• [What to do]: When you reach the line containing "Ratio: 7h0m : 4h45m?" in the entries below, start writing out each line exactly, and stop after the line containing "Hours worked: 10:15-17:30, 30min break?".

(Stored data)
|---|

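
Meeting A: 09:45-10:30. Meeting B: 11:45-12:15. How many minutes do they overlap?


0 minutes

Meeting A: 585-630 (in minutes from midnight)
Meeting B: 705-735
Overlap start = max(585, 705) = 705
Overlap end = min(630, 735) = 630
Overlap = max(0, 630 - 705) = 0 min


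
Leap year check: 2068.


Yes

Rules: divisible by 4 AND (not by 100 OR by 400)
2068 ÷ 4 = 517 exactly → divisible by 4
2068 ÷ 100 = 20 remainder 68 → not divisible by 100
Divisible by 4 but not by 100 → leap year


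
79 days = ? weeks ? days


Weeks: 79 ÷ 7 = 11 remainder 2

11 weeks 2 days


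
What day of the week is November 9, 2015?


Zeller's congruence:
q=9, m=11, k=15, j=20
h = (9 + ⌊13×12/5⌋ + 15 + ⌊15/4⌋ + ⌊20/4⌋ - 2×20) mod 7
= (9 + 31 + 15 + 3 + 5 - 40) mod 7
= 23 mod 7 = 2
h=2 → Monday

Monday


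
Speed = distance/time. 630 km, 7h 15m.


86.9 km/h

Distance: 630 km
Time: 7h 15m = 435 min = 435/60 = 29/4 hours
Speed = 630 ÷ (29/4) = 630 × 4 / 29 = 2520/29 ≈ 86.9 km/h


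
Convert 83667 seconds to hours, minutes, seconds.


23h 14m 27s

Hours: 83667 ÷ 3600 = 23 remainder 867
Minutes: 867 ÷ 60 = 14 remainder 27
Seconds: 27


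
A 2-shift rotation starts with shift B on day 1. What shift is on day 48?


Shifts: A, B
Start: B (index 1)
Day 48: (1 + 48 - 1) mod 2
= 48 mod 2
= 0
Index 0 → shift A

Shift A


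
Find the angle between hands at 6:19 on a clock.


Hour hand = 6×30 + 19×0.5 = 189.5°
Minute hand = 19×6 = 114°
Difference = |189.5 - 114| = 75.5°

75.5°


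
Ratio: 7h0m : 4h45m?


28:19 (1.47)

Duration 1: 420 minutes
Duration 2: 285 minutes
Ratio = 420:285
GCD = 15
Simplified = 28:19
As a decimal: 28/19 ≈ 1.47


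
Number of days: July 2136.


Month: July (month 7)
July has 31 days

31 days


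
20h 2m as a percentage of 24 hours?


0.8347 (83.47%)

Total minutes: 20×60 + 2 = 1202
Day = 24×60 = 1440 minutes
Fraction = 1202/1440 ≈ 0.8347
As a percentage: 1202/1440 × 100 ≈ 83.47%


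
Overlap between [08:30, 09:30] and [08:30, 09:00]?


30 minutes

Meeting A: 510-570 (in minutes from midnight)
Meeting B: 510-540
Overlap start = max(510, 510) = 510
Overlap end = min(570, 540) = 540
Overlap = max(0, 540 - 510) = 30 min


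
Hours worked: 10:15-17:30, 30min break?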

|---|

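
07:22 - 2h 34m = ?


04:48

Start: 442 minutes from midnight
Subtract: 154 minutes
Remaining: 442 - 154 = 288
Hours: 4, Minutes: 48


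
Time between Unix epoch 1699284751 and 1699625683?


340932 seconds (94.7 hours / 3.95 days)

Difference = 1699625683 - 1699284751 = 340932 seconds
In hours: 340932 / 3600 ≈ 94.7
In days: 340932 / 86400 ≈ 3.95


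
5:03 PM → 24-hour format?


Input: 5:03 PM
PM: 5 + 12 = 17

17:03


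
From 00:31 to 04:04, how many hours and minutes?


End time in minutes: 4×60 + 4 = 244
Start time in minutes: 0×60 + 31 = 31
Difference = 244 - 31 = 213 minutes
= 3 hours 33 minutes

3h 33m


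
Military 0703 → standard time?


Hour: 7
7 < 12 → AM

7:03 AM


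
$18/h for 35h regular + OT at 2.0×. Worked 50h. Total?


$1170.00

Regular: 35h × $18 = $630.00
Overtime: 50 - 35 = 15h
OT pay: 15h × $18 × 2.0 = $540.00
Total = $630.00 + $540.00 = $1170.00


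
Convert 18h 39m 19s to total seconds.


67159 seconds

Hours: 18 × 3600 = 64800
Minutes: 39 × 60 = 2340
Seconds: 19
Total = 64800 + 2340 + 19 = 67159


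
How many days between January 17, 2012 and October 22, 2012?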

|---|

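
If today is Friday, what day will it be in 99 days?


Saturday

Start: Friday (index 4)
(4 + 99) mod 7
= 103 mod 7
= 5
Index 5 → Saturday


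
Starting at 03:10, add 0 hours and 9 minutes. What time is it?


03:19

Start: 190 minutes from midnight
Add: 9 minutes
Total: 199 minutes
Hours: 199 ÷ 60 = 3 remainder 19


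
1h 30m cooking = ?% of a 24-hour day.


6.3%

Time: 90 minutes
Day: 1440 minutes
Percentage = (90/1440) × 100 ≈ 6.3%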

|---|

• [Exercise result]:
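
Ratio: 7h0m : 4h45m?


28:19 (1.47)

Duration 1: 420 minutes
Duration 2: 285 minutes
Ratio = 420:285
GCD = 15
Simplified = 28:19
As a decimal: 28/19 ≈ 1.47


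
Number of days: July 2136.


Month: July (month 7)
July has 31 days

31 days


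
20h 2m as a percentage of 24 hours?


0.8347 (83.47%)

Total minutes: 20×60 + 2 = 1202
Day = 24×60 = 1440 minutes
Fraction = 1202/1440 ≈ 0.8347
As a percentage: 1202/1440 × 100 ≈ 83.47%


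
Overlap between [08:30, 09:30] and [08:30, 09:00]?


30 minutes

Meeting A: 510-570 (in minutes from midnight)
Meeting B: 510-540
Overlap start = max(510, 510) = 510
Overlap end = min(570, 540) = 540
Overlap = max(0, 540 - 510) = 30 min


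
Hours worked: 10:15-17:30, 30min break?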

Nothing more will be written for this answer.